» STUDY MATERIAL
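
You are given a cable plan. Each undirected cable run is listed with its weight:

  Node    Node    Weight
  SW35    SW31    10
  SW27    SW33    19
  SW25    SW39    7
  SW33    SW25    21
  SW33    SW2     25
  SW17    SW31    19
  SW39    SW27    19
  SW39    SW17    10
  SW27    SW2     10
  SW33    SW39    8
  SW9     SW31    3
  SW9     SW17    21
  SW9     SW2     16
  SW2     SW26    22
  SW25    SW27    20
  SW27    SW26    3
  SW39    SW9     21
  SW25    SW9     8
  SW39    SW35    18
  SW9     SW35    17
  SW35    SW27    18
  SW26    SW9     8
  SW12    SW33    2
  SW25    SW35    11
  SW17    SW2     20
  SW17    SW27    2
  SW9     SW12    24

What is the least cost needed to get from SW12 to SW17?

20

Running Dijkstra from SW12:
SW12: 0
SW33: 2  (via SW12)
SW39: 10  (via SW33)
SW25: 17  (via SW39)
SW17: 20  (via SW39)
Shortest route: SW12–SW33–SW39–SW17 = 20.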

» EXERCISE OBJECTIVE
Every line of the listing should be printed again exactly.

» YOUR SOLUTION
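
You are given a cable plan. Each undirected cable run is listed with its weight:

  Node    Node    Weight
  SW35    SW31    10
  SW27    SW33    19
  SW25    SW39    7
  SW33    SW25    21
  SW33    SW2     25
  SW17    SW31    19
  SW39    SW27    19
  SW39    SW17    10
  SW27    SW2     10
  SW33    SW39    8
  SW9     SW31    3
  SW9     SW17    21
  SW9     SW2     16
  SW2     SW26    22
  SW25    SW27    20
  SW27    SW26    3
  SW39    SW9     21
  SW25    SW9     8
  SW39    SW35    18
  SW9     SW35    17
  SW35    SW27    18
  SW26    SW9     8
  SW12    SW33    2
  SW25    SW35    11
  SW17    SW2     20
  SW17    SW27    2
  SW9     SW12    24

What is the least cost needed to get from SW12 to SW17?

20

Running Dijkstra from SW12:
SW12: 0
SW33: 2  (via SW12)
SW39: 10  (via SW33)
SW25: 17  (via SW39)
SW17: 20  (via SW39)
Shortest route: SW12–SW33–SW39–SW17 = 20.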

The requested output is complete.